» **Work instruction**
Quote, word for word, every line starting at the line that contains "A 1.069 g sample" and ending with the last line of the records; include both of these lines and no others.
▼
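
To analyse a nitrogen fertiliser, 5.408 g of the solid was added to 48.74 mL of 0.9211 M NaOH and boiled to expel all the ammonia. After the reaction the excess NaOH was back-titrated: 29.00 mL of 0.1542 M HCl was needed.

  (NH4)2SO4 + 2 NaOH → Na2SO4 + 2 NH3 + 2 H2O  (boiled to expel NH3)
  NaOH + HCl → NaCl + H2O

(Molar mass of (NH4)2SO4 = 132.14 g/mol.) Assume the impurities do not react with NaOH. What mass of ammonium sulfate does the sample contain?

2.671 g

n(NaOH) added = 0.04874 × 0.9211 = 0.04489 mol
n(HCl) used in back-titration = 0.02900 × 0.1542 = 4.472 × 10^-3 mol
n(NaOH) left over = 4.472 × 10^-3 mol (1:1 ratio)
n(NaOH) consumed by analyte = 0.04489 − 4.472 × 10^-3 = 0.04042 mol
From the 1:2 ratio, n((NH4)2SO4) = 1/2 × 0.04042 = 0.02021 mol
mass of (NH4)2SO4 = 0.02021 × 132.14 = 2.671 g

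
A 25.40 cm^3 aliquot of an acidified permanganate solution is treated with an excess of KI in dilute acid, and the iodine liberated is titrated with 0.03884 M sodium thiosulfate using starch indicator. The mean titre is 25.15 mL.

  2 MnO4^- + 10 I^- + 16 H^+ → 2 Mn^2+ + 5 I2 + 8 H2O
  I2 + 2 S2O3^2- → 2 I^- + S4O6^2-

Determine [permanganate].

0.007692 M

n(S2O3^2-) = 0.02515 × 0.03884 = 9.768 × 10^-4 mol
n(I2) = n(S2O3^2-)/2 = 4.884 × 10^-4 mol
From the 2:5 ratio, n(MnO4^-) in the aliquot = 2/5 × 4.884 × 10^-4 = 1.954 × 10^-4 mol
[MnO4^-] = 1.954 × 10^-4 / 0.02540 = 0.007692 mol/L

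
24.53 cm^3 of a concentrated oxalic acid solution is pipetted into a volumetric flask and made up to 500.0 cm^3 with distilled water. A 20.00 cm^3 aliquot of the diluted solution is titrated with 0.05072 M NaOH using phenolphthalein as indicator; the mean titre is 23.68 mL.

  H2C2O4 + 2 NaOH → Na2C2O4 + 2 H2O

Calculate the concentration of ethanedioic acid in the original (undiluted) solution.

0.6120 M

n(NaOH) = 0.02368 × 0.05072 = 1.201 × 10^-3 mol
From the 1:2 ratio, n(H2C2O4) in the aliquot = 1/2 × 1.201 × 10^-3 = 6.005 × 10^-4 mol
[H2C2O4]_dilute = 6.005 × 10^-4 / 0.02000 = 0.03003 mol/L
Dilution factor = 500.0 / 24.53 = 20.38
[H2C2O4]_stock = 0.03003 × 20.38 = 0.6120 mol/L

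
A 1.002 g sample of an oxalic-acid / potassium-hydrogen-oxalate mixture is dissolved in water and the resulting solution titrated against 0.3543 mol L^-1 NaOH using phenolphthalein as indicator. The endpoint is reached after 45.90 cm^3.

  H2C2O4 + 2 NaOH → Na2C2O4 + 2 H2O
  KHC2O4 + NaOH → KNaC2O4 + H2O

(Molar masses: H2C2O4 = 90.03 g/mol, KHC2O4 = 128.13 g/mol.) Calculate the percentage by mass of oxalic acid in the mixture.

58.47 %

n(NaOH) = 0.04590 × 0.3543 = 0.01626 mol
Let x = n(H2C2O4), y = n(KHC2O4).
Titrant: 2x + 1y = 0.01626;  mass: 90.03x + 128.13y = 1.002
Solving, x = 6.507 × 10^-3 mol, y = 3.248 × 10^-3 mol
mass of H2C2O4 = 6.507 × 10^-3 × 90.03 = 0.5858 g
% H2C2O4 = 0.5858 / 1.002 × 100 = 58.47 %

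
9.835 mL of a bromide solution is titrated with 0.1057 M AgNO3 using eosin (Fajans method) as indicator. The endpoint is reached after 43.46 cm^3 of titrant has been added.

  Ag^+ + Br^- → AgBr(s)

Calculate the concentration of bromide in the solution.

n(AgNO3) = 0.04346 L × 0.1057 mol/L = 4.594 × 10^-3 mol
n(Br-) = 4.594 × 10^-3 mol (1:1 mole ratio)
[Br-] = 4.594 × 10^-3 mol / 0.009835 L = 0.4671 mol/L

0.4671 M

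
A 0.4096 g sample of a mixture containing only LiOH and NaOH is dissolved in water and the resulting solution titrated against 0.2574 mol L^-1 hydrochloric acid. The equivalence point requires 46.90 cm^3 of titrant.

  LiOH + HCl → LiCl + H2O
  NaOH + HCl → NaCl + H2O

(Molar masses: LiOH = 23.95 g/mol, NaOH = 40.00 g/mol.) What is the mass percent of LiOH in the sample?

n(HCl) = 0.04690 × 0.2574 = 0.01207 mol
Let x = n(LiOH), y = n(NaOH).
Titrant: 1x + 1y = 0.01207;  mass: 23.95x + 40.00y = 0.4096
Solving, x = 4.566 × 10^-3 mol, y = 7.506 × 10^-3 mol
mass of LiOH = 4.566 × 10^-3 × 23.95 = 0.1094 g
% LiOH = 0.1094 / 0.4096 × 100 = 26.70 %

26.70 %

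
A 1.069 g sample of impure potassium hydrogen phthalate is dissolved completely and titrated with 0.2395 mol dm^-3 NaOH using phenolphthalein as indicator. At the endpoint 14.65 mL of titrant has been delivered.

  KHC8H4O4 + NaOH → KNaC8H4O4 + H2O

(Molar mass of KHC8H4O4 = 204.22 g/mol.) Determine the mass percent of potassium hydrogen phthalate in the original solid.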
▲
» **Written answer**
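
A 1.069 g sample of impure potassium hydrogen phthalate is dissolved completely and titrated with 0.2395 mol dm^-3 NaOH using phenolphthalein as indicator. At the endpoint 14.65 mL of titrant has been delivered.

  KHC8H4O4 + NaOH → KNaC8H4O4 + H2O

(Molar mass of KHC8H4O4 = 204.22 g/mol.) Determine the mass percent of potassium hydrogen phthalate in the original solid.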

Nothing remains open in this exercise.